EXERCISE DESCRIPTION: In the listing below, find the line containing "0: CMP r2, r0" and the line containing "A student claims". Repeat exactly those two lines and every line between them.

DATA TO EXAMINE:
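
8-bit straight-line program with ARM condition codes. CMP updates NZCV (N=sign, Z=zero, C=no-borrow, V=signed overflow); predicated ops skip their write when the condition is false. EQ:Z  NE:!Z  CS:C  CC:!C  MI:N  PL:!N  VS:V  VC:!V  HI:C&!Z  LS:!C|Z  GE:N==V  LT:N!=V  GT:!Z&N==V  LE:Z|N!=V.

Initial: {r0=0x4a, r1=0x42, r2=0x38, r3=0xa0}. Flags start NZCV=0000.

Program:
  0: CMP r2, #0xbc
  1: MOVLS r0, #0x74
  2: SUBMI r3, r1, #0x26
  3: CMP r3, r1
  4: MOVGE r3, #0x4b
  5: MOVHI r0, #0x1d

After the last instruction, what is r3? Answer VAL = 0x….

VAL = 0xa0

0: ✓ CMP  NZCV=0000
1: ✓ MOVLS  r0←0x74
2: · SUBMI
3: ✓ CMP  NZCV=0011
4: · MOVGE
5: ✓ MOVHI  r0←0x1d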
---
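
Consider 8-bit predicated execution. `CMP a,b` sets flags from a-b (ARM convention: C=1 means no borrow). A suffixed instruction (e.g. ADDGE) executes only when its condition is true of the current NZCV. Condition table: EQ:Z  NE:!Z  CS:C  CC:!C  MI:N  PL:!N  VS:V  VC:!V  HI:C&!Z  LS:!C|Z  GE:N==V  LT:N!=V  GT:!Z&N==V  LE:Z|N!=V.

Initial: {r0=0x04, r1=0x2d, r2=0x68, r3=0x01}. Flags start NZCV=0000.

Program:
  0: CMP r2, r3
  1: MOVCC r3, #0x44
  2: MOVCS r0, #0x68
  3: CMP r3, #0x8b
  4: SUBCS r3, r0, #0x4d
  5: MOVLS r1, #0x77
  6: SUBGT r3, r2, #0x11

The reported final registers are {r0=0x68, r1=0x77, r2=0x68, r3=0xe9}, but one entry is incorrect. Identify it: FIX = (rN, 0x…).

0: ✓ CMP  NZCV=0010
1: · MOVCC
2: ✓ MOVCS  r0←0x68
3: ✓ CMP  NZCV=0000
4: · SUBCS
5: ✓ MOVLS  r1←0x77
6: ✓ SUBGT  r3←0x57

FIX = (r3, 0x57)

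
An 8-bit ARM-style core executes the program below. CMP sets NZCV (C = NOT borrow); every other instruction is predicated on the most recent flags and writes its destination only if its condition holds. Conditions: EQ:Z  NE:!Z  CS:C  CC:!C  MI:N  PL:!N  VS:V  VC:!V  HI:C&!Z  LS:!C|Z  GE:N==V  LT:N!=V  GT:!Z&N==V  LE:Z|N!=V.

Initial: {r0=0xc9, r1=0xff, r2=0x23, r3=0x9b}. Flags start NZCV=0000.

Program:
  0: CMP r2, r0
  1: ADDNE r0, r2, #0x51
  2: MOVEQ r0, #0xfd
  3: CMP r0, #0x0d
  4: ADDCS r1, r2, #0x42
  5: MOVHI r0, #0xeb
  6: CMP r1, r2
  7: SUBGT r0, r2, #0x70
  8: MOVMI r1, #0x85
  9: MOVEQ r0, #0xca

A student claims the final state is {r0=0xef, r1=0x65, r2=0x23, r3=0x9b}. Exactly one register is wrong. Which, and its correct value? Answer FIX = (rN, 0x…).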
* * *
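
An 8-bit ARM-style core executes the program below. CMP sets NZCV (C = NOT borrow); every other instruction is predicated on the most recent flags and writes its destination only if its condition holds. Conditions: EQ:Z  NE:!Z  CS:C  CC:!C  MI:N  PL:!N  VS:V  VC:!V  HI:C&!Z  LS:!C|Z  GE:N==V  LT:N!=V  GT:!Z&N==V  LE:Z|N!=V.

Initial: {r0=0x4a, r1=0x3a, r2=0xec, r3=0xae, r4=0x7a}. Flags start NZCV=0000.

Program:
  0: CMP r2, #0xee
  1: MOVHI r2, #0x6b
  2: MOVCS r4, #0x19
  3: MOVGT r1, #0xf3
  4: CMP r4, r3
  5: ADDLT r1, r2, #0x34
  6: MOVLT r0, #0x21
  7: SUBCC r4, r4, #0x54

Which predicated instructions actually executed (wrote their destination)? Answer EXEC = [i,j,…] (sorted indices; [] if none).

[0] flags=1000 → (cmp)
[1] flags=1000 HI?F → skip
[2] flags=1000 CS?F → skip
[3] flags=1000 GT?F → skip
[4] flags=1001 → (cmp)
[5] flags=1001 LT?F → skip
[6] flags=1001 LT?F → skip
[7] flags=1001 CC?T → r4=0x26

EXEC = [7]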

ANSWER FOR THE TASK:
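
  0: CMP r2, r0
  1: ADDNE r0, r2, #0x51
  2: MOVEQ r0, #0xfd
  3: CMP r0, #0x0d
  4: ADDCS r1, r2, #0x42
  5: MOVHI r0, #0xeb
  6: CMP r1, r2
  7: SUBGT r0, r2, #0x70
  8: MOVMI r1, #0x85
  9: MOVEQ r0, #0xca

A student claims the final state is {r0=0xef, r1=0x65, r2=0x23, r3=0x9b}. Exactly one register is wrong. Which, and its correct value? Answer FIX = (rN, 0x…).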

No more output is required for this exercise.